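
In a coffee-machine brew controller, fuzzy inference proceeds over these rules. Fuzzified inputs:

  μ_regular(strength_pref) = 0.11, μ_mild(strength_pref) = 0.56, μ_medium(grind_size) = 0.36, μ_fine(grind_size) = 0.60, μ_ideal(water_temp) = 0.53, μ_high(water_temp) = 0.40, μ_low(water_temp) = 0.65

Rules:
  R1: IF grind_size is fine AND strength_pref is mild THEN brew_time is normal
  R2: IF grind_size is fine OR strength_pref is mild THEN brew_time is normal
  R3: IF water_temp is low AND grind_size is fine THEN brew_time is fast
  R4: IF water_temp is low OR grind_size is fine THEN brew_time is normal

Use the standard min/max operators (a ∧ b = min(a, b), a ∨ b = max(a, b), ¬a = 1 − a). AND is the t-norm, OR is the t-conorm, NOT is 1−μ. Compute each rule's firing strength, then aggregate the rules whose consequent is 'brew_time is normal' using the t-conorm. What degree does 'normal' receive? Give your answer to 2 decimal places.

0.65

R1: fine=0.60, mild=0.56; AND[min(a, b)] → w = 0.56
R2: fine=0.60, mild=0.56; OR[max(a, b)] → w = 0.60
R3: low=0.65, fine=0.60; AND[min(a, b)] → w = 0.60
R4: low=0.65, fine=0.60; OR[max(a, b)] → w = 0.65
Rules with consequent 'normal': {R1, R2, R4} → strengths 0.56, 0.60, 0.65
Aggregate via t-conorm [max(a, b)]: 0.65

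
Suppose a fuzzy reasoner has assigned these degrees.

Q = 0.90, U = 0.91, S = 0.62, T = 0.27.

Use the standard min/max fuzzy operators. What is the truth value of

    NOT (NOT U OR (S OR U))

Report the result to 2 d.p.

NOT U = 1 − 0.91 = 0.09
S OR U = max(a, b) on (0.62, 0.91) = 0.91
NOT U OR (S OR U) = max(a, b) on (0.09, 0.91) = 0.91
NOT (NOT U OR (S OR U)) = 1 − 0.91 = 0.09

0.09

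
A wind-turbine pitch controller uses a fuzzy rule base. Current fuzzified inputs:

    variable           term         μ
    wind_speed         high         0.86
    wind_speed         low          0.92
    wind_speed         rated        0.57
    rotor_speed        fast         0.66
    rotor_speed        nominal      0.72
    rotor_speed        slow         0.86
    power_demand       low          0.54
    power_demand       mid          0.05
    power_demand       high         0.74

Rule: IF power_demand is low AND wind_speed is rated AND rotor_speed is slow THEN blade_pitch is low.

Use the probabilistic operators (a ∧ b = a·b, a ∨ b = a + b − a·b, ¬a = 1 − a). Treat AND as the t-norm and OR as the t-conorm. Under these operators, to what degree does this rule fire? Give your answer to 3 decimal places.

0.265

firing strength: low=0.54, rated=0.57, slow=0.86; AND[a·b] → w = 0.2647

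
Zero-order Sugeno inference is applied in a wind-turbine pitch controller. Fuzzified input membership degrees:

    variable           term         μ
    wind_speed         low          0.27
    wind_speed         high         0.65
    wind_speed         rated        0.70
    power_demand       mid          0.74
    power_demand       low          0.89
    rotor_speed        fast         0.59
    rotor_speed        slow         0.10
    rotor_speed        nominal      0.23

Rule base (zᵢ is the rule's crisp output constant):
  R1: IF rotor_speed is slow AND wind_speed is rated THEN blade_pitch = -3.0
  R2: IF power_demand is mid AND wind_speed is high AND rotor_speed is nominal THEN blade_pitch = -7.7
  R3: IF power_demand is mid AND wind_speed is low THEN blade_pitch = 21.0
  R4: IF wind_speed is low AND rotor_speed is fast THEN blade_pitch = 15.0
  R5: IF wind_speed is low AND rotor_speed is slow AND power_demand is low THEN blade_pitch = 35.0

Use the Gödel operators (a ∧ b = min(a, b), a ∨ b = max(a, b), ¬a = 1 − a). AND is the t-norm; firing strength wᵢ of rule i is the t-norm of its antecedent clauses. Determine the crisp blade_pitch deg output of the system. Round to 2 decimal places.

R1 (z=-3.0): slow=0.10, rated=0.70; AND[min(a, b)] → w = 0.10
R2 (z=-7.7): mid=0.74, high=0.65, nominal=0.23; AND[min(a, b)] → w = 0.23
R3 (z=21.0): mid=0.74, low=0.27; AND[min(a, b)] → w = 0.27
R4 (z=15.0): low=0.27, fast=0.59; AND[min(a, b)] → w = 0.27
R5 (z=35.0): low=0.27, slow=0.10, low=0.89; AND[min(a, b)] → w = 0.10
Weighted average = (0.10·-3.0 + 0.23·-7.7 + 0.27·21.0 + 0.27·15.0 + 0.10·35.0) / (0.10 + 0.23 + 0.27 + 0.27 + 0.10)
  = 11.1490 / 0.9700 = 11.49

11.49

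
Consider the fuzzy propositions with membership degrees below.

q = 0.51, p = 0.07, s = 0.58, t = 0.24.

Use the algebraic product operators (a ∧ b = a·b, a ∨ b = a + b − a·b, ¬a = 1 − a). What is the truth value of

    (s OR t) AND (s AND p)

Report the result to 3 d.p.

s OR t = a + b − a·b on (0.5800, 0.2400) = 0.6808
s AND p = a·b on (0.5800, 0.0700) = 0.0406
(s OR t) AND (s AND p) = a·b on (0.6808, 0.0406) = 0.0276

0.028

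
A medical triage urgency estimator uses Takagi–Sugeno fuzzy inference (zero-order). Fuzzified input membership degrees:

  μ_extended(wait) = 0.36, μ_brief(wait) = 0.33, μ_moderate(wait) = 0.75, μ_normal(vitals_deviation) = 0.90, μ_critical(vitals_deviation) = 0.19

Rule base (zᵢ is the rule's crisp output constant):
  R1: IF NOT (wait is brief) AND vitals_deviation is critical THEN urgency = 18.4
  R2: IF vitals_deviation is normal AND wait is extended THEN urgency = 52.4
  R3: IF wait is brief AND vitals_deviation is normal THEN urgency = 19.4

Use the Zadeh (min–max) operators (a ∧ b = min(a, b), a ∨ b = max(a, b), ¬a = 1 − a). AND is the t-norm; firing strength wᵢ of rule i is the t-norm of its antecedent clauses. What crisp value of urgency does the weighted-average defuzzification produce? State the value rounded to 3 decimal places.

32.684

R1 (z=18.4): ¬brief=1−0.33=0.67, critical=0.19; AND[min(a, b)] → w = 0.19
R2 (z=52.4): normal=0.90, extended=0.36; AND[min(a, b)] → w = 0.36
R3 (z=19.4): brief=0.33, normal=0.90; AND[min(a, b)] → w = 0.33
Weighted average = (0.19·18.4 + 0.36·52.4 + 0.33·19.4) / (0.19 + 0.36 + 0.33)
  = 28.7620 / 0.8800 = 32.684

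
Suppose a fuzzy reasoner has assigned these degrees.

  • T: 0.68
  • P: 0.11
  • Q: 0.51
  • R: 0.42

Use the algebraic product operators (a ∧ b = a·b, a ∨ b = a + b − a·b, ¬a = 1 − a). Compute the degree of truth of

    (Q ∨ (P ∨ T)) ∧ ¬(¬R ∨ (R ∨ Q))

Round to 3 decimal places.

0.103

P ∨ T = a + b − a·b on (0.1100, 0.6800) = 0.7152
Q ∨ (P ∨ T) = a + b − a·b on (0.5100, 0.7152) = 0.8604
¬R = 1 − 0.4200 = 0.5800
R ∨ Q = a + b − a·b on (0.4200, 0.5100) = 0.7158
¬R ∨ (R ∨ Q) = a + b − a·b on (0.5800, 0.7158) = 0.8806
¬(¬R ∨ (R ∨ Q)) = 1 − 0.8806 = 0.1194
(Q ∨ (P ∨ T)) ∧ ¬(¬R ∨ (R ∨ Q)) = a·b on (0.8604, 0.1194) = 0.1027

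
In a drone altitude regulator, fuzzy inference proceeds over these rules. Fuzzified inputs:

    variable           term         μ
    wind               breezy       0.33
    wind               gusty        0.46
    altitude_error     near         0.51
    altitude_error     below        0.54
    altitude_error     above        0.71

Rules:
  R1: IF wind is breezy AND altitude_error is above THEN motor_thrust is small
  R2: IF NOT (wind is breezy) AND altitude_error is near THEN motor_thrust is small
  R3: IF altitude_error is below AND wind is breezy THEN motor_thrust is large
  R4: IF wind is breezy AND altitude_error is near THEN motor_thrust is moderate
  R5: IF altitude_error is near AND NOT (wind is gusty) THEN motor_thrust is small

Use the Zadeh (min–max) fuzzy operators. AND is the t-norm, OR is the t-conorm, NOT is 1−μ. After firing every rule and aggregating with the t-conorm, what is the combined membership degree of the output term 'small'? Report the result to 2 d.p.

R1: breezy=0.33, above=0.71; AND[min(a, b)] → w = 0.33
R2: ¬breezy=1−0.33=0.67, near=0.51; AND[min(a, b)] → w = 0.51
R3: below=0.54, breezy=0.33; AND[min(a, b)] → w = 0.33
R4: breezy=0.33, near=0.51; AND[min(a, b)] → w = 0.33
R5: near=0.51, ¬gusty=1−0.46=0.54; AND[min(a, b)] → w = 0.51
Rules with consequent 'small': {R1, R2, R5} → strengths 0.33, 0.51, 0.51
Aggregate via t-conorm [max(a, b)]: 0.51

0.51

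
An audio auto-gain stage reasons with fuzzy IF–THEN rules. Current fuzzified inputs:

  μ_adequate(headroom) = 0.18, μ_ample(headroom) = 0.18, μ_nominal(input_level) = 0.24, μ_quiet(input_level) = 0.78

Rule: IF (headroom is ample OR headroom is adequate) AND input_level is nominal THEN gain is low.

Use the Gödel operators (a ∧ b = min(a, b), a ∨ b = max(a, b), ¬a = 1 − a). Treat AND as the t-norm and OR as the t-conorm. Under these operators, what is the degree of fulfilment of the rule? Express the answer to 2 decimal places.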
==========
Throughout the material above, report each line holding the word "inputs".

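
In a coffee-machine brew controller, fuzzy inference proceeds over these rules. Fuzzified inputs:
A wind-turbine pitch controller uses a fuzzy rule base. Current fuzzified inputs:
In a drone altitude regulator, fuzzy inference proceeds over these rules. Fuzzified inputs:
An audio auto-gain stage reasons with fuzzy IF–THEN rules. Current fuzzified inputs: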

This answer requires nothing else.